(Stored records)

---

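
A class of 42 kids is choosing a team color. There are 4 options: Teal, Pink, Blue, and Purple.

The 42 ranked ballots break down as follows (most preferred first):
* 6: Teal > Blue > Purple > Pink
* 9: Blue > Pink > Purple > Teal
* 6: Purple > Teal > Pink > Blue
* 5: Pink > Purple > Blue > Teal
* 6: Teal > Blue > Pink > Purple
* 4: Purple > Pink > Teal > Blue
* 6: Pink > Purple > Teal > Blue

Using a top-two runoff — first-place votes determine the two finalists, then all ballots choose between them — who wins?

Round 1 first-place votes: Teal 12, Pink 11, Blue 9, Purple 10. Teal and Pink advance.
Runoff: Teal is ranked above Pink on 18 ballots, Pink above Teal on 24.

Pink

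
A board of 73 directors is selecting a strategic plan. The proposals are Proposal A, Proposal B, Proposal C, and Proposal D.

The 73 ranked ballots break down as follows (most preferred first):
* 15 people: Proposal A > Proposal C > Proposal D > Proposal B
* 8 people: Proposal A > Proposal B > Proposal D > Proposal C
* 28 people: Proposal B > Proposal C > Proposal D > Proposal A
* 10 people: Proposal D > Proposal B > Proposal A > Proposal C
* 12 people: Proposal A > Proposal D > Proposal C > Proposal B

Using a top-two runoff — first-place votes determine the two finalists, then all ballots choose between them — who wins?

Round 1 first-place votes: Proposal A 35, Proposal B 28, Proposal C 0, Proposal D 10. Proposal A and Proposal B advance.
Runoff: Proposal A is ranked above Proposal B on 35 ballots, Proposal B above Proposal A on 38.

Proposal B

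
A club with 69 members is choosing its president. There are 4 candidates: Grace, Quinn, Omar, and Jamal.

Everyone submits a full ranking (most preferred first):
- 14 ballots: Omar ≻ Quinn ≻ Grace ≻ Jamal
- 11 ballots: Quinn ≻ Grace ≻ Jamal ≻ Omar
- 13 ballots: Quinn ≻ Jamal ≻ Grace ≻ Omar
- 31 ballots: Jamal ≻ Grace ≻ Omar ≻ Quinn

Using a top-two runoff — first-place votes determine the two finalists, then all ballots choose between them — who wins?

Round 1 first-place votes: Grace 0, Quinn 24, Omar 14, Jamal 31. Jamal and Quinn advance.
Runoff: Jamal is ranked above Quinn on 31 ballots, Quinn above Jamal on 38.

Quinn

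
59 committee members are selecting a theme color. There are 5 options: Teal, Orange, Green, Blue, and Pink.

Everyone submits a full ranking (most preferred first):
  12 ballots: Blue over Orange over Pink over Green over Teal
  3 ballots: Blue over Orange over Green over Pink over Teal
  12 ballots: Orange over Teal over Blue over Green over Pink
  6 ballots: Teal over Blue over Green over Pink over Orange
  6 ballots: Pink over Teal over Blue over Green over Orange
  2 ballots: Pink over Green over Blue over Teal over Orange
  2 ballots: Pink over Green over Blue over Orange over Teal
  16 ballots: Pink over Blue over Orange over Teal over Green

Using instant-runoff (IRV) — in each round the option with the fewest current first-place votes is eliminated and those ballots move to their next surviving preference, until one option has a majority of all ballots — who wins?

Blue

Round 1: Teal 6, Orange 12, Green 0, Blue 15, Pink 26. Green eliminated.
Round 2: Teal 6, Orange 12, Blue 15, Pink 26. Teal eliminated.
Round 3: Orange 12, Blue 21, Pink 26. Orange eliminated.
Round 4: Blue 33, Pink 26. Blue has a majority (≥30).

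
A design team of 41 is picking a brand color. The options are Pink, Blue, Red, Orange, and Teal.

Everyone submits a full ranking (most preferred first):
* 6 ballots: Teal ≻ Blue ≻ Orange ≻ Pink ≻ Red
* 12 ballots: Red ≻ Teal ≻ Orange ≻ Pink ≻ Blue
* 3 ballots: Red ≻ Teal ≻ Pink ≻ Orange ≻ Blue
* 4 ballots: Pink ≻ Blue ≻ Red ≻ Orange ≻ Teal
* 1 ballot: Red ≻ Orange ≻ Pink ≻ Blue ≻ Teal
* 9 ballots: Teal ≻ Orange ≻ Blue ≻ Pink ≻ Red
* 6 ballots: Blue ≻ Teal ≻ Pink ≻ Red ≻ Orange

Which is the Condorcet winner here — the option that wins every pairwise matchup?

Teal vs Pink: 36–5
Teal vs Blue: 30–11
Teal vs Red: 21–20
Teal vs Orange: 36–5
Teal beats every other option.

Teal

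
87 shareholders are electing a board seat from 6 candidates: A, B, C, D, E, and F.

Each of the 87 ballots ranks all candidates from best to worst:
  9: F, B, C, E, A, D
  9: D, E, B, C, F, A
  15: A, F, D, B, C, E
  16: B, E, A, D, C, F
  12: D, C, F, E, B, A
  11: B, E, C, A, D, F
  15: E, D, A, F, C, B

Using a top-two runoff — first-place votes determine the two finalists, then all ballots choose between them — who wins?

Round 1 first-place votes: A 15, B 27, C 0, D 21, E 15, F 9. B and D advance.
Runoff: B is ranked above D on 36 ballots, D above B on 51.

D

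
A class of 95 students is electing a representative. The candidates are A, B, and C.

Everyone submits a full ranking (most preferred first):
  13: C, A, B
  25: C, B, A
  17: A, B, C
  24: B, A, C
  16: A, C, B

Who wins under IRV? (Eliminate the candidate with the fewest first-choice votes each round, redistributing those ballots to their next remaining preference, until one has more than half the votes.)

A

Round 1: A 33, B 24, C 38. B eliminated.
Round 2: A 57, C 38. A has a majority (≥48).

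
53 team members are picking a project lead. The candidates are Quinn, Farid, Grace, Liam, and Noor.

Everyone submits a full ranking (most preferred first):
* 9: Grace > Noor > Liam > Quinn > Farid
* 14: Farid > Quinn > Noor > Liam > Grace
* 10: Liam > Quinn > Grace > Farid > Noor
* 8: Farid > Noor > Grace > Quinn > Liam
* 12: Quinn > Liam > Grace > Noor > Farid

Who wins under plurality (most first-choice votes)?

Farid

First-place votes: Quinn 12, Farid 22, Grace 9, Liam 10, Noor 0.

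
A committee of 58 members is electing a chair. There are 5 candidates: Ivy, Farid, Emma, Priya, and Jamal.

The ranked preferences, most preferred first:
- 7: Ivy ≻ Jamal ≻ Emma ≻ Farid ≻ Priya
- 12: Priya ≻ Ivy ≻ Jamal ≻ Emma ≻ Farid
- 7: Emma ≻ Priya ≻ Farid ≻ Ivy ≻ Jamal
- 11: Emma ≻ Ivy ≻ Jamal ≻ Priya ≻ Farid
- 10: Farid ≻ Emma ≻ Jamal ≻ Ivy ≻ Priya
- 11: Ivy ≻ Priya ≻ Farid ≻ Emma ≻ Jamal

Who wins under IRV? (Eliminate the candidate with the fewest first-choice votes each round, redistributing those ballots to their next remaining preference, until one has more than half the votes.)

Round 1: Ivy 18, Farid 10, Emma 18, Priya 12, Jamal 0. Jamal eliminated.
Round 2: Ivy 18, Farid 10, Emma 18, Priya 12. Farid eliminated.
Round 3: Ivy 18, Emma 28, Priya 12. Priya eliminated.
Round 4: Ivy 30, Emma 28. Ivy has a majority (≥30).

Ivy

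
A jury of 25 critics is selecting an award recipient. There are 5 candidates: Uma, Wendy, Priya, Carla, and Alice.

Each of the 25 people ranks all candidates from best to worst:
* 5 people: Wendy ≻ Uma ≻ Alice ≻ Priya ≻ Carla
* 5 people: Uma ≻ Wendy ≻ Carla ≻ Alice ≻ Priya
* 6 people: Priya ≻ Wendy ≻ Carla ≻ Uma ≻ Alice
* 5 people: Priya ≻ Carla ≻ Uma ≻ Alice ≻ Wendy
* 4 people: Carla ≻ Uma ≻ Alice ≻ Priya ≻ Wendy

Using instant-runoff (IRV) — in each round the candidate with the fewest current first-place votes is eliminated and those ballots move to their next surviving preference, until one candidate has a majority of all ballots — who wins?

Uma

Round 1: Uma 5, Wendy 5, Priya 11, Carla 4, Alice 0. Alice eliminated.
Round 2: Uma 5, Wendy 5, Priya 11, Carla 4. Carla eliminated.
Round 3: Uma 9, Wendy 5, Priya 11. Wendy eliminated.
Round 4: Uma 14, Priya 11. Uma has a majority (≥13).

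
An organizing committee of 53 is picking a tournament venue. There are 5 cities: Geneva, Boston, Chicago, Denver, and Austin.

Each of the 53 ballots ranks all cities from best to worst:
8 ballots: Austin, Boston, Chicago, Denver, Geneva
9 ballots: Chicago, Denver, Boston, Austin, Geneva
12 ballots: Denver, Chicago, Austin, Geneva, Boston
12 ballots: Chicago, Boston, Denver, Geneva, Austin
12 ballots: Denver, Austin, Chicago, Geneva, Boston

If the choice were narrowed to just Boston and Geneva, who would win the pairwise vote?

Boston

Boston is ranked above Geneva on 29 ballots; Geneva above Boston on 24.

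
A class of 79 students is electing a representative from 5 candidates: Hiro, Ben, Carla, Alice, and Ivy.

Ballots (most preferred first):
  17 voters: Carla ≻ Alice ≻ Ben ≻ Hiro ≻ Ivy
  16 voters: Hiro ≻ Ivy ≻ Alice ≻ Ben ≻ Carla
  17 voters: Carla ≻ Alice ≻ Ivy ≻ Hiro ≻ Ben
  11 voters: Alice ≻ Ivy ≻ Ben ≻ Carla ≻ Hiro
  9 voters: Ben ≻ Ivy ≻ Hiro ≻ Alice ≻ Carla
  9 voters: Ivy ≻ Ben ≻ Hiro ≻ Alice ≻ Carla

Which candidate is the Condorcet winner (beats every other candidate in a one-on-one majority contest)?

Alice

Alice vs Hiro: 45–34
Alice vs Ben: 61–18
Alice vs Carla: 45–34
Alice vs Ivy: 45–34
Alice beats every other candidate.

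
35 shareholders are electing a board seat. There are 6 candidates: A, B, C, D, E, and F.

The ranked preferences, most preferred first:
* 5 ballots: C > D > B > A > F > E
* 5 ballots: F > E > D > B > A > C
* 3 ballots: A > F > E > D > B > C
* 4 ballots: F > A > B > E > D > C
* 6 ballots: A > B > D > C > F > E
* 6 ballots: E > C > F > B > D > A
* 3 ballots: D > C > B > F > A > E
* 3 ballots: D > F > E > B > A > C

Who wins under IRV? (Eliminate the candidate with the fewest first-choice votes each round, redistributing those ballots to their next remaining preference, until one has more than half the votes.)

Round 1: A 9, B 0, C 5, D 6, E 6, F 9. B eliminated.
Round 2: A 9, C 5, D 6, E 6, F 9. C eliminated.
Round 3: A 9, D 11, E 6, F 9. E eliminated.
Round 4: A 9, D 11, F 15. A eliminated.
Round 5: D 17, F 18. F has a majority (≥18).

F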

---

*Work task:* Look through the entries. Copy out each line with "over" in it.

*Result for this task:*
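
  12 ballots: Blue over Orange over Pink over Green over Teal
  3 ballots: Blue over Orange over Green over Pink over Teal
  12 ballots: Orange over Teal over Blue over Green over Pink
  6 ballots: Teal over Blue over Green over Pink over Orange
  6 ballots: Pink over Teal over Blue over Green over Orange
  2 ballots: Pink over Green over Blue over Teal over Orange
  2 ballots: Pink over Green over Blue over Orange over Teal
  16 ballots: Pink over Blue over Orange over Teal over Green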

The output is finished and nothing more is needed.